What this task involves:
Repeat the lines below exactly as written, please, from the line with "p(-0.56) = 3.25" to the line with "Gather s: -28", both lines included, and no others.

Records provided:

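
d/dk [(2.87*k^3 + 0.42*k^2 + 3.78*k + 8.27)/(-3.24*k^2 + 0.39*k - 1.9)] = (-9.2988*k^4 + 2.2386*k^3 - 3.948*k^2 + 51.9936*k - 10.4073)/(10.4976*k^4 - 2.5272*k^3 + 12.4641*k^2 - 1.482*k + 3.61)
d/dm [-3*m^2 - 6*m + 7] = -6*m - 6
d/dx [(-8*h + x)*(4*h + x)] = -4*h + 2*x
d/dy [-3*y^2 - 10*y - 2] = -6*y - 10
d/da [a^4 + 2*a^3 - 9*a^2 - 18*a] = 4*a^3 + 6*a^2 - 18*a - 18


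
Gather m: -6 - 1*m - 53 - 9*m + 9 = -10*m - 50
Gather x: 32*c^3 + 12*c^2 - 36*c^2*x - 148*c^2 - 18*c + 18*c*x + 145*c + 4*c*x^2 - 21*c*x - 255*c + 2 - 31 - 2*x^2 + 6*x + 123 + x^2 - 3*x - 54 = 32*c^3 - 136*c^2 - 128*c + x^2*(4*c - 1) + x*(-36*c^2 - 3*c + 3) + 40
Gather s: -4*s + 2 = 2 - 4*s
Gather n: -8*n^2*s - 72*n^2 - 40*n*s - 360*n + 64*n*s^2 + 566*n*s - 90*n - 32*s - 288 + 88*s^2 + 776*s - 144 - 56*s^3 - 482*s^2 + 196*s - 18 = n^2*(-8*s - 72) + n*(64*s^2 + 526*s - 450) - 56*s^3 - 394*s^2 + 940*s - 450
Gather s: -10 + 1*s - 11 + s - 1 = 2*s - 22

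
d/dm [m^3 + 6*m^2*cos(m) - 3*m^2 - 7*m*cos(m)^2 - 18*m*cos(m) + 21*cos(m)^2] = -6*m^2*sin(m) + 3*m^2 + 18*m*sin(m) + 7*m*sin(2*m) + 12*m*cos(m) - 6*m - 21*sin(2*m) - 7*cos(m)^2 - 18*cos(m)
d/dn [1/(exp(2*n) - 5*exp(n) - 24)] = (5 - 2*exp(n))*exp(n)/(-exp(2*n) + 5*exp(n) + 24)^2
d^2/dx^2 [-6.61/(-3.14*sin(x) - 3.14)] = 0.00327605934000471*(1285.1388347552 - 642.5694173776*sin(x))/(sin(x) + 1)^2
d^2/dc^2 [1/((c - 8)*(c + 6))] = 2*((c - 8)^2 + (c - 8)*(c + 6) + (c + 6)^2)/((c - 8)^3*(c + 6)^3)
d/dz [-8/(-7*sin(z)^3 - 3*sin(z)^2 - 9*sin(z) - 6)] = 24*(-2*sin(z) + 7*cos(z)^2 - 10)*cos(z)/(7*sin(z)^3 + 3*sin(z)^2 + 9*sin(z) + 6)^2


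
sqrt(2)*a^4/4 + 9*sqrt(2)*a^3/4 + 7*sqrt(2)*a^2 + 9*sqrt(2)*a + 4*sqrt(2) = (a/2 + 1/2)*(a + 2)*(a + 4)*(sqrt(2)*a/2 + sqrt(2))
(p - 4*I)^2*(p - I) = p^3 - 9*I*p^2 - 24*p + 16*I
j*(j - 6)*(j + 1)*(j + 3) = j^4 - 2*j^3 - 21*j^2 - 18*j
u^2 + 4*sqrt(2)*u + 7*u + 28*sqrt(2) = (u + 7)*(u + 4*sqrt(2))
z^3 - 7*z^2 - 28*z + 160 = (z - 8)*(z - 4)*(z + 5)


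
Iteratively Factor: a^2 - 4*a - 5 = (a + 1)*(a - 5)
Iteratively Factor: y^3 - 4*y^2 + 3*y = (y)*(y^2 - 4*y + 3) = y*(y - 3)*(y - 1)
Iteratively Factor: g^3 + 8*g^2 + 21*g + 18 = (g + 3)*(g^2 + 5*g + 6) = (g + 2)*(g + 3)*(g + 3)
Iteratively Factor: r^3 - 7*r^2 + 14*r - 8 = (r - 1)*(r^2 - 6*r + 8) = (r - 4)*(r - 1)*(r - 2)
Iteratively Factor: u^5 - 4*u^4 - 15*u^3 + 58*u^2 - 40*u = (u + 4)*(u^4 - 8*u^3 + 17*u^2 - 10*u) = (u - 5)*(u + 4)*(u^3 - 3*u^2 + 2*u) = u*(u - 5)*(u + 4)*(u^2 - 3*u + 2) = u*(u - 5)*(u - 2)*(u + 4)*(u - 1)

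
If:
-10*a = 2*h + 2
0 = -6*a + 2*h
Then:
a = -1/8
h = -3/8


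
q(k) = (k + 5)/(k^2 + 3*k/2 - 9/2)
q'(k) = (-2*k - 3/2)*(k + 5)/(k^2 + 3*k/2 - 9/2)^2 + 1/(k^2 + 3*k/2 - 9/2) = 2*(2*k^2 + 3*k - (k + 5)*(4*k + 3) - 9)/(2*k^2 + 3*k - 9)^2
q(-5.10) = -0.01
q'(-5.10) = 0.07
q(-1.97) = -0.85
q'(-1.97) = 0.30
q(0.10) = -1.18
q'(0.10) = -0.69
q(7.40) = 0.20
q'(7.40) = -0.04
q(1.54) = 36.01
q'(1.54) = -902.76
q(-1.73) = -0.80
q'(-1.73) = 0.14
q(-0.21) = -1.00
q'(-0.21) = -0.44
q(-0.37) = -0.94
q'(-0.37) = -0.35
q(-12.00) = -0.06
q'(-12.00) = 0.00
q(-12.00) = -0.06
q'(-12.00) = 0.00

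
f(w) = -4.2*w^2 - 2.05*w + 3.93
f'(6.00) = -52.45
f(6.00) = -159.57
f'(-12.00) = 98.75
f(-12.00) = -576.27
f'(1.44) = -14.15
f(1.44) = -7.73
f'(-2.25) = 16.85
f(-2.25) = -12.72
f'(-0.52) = 2.32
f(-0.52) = 3.86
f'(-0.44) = 1.65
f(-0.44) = 4.02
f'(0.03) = -2.30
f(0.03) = 3.86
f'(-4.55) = 36.17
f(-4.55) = -73.69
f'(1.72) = -16.50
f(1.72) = -12.02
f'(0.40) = -5.41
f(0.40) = 2.44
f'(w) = -8.4*w - 2.05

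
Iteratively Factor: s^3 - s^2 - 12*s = (s - 4)*(s^2 + 3*s) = s*(s - 4)*(s + 3)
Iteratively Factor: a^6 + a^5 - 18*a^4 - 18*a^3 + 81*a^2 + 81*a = (a - 3)*(a^5 + 4*a^4 - 6*a^3 - 36*a^2 - 27*a) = (a - 3)*(a + 3)*(a^4 + a^3 - 9*a^2 - 9*a) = a*(a - 3)*(a + 3)*(a^3 + a^2 - 9*a - 9) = a*(a - 3)^2*(a + 3)*(a^2 + 4*a + 3) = a*(a - 3)^2*(a + 3)^2*(a + 1)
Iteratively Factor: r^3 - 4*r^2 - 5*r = (r + 1)*(r^2 - 5*r) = r*(r + 1)*(r - 5)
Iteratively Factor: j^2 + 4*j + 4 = (j + 2)*(j + 2)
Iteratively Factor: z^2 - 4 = (z + 2)*(z - 2)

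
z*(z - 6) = z^2 - 6*z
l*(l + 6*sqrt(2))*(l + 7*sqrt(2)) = l^3 + 13*sqrt(2)*l^2 + 84*l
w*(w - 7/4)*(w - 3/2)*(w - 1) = w^4 - 17*w^3/4 + 47*w^2/8 - 21*w/8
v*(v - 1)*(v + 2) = v^3 + v^2 - 2*v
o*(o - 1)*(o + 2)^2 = o^4 + 3*o^3 - 4*o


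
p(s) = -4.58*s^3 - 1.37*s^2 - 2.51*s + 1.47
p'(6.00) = -513.59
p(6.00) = -1052.19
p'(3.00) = -134.39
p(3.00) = -142.05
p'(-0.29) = -2.87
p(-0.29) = 2.19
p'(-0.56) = -5.28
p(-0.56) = 3.25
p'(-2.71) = -95.99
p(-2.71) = 89.36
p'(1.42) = -34.11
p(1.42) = -17.97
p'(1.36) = -31.65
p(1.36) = -16.00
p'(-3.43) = -154.76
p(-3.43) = 178.78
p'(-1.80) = -42.10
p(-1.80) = 28.26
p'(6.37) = -577.49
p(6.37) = -1253.92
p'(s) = -13.74*s^2 - 2.74*s - 2.51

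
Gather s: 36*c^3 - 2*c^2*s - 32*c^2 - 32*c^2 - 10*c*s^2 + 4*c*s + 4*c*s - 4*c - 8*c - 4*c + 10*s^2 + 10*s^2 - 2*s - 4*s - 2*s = 36*c^3 - 64*c^2 - 16*c + s^2*(20 - 10*c) + s*(-2*c^2 + 8*c - 8)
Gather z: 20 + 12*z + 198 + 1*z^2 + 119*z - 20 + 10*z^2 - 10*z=11*z^2 + 121*z + 198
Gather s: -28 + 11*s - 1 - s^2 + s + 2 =-s^2 + 12*s - 27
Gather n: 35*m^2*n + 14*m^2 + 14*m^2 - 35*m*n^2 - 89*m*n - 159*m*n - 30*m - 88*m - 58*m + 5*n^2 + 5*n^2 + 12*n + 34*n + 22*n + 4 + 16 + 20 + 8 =28*m^2 - 176*m + n^2*(10 - 35*m) + n*(35*m^2 - 248*m + 68) + 48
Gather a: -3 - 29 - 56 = -88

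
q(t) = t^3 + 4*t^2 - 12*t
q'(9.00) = 303.00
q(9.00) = 945.00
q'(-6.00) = 48.00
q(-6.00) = 0.00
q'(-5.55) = 36.01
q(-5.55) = 18.86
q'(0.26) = -9.72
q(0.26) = -2.83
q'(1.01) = -0.86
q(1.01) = -7.01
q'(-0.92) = -16.82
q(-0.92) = 13.65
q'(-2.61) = -12.44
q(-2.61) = 40.79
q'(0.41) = -8.22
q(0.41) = -4.18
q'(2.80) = 33.92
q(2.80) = 19.71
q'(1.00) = -1.00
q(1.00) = -7.00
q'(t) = 3*t^2 + 8*t - 12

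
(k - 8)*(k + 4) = k^2 - 4*k - 32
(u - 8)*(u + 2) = u^2 - 6*u - 16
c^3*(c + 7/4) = c^4 + 7*c^3/4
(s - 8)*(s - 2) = s^2 - 10*s + 16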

Response to the exercise:
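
p(-0.56) = 3.25
p'(-2.71) = -95.99
p(-2.71) = 89.36
p'(1.42) = -34.11
p(1.42) = -17.97
p'(1.36) = -31.65
p(1.36) = -16.00
p'(-3.43) = -154.76
p(-3.43) = 178.78
p'(-1.80) = -42.10
p(-1.80) = 28.26
p'(6.37) = -577.49
p(6.37) = -1253.92
p'(s) = -13.74*s^2 - 2.74*s - 2.51

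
Gather s: 36*c^3 - 2*c^2*s - 32*c^2 - 32*c^2 - 10*c*s^2 + 4*c*s + 4*c*s - 4*c - 8*c - 4*c + 10*s^2 + 10*s^2 - 2*s - 4*s - 2*s = 36*c^3 - 64*c^2 - 16*c + s^2*(20 - 10*c) + s*(-2*c^2 + 8*c - 8)
Gather z: 20 + 12*z + 198 + 1*z^2 + 119*z - 20 + 10*z^2 - 10*z=11*z^2 + 121*z + 198
Gather s: -28 + 11*s - 1 - s^2 + s + 2 =-s^2 + 12*s - 27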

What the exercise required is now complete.